-- Dataset content follows --

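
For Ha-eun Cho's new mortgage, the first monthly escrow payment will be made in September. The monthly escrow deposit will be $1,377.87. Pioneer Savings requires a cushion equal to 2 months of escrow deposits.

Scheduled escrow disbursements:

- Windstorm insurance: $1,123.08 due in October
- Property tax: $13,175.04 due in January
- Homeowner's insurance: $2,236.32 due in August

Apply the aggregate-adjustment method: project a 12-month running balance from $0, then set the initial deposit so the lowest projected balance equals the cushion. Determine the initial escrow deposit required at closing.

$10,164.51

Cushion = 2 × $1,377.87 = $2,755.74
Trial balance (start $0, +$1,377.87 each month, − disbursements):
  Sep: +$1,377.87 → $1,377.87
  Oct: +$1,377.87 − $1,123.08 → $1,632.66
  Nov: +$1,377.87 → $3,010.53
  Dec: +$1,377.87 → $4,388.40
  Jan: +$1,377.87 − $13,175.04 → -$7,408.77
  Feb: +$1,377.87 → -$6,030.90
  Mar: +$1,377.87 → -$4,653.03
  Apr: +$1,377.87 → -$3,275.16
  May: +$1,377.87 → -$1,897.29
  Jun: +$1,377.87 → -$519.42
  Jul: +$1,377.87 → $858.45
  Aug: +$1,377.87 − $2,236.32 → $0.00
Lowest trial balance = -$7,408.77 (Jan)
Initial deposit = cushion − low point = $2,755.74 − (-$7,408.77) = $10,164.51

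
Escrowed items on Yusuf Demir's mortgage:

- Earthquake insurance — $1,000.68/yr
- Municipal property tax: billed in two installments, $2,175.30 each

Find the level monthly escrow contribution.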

-- Dataset content concluded --
-- Dataset content follows --

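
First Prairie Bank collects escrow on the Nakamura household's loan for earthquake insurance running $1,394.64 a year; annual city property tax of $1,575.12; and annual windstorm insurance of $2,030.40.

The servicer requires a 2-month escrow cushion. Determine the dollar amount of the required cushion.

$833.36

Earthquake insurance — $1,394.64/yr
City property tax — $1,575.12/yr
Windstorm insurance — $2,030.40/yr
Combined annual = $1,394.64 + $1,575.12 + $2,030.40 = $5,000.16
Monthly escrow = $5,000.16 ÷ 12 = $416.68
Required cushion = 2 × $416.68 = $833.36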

-- Dataset content concluded --

• **Action item**:
Go through the lines above. Select every one that has the string "mortgage".

• **Answer space**:
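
For Ha-eun Cho's new mortgage, the first monthly escrow payment will be made in September. The monthly escrow deposit will be $1,377.87. Pioneer Savings requires a cushion equal to 2 months of escrow deposits.
Escrowed items on Yusuf Demir's mortgage: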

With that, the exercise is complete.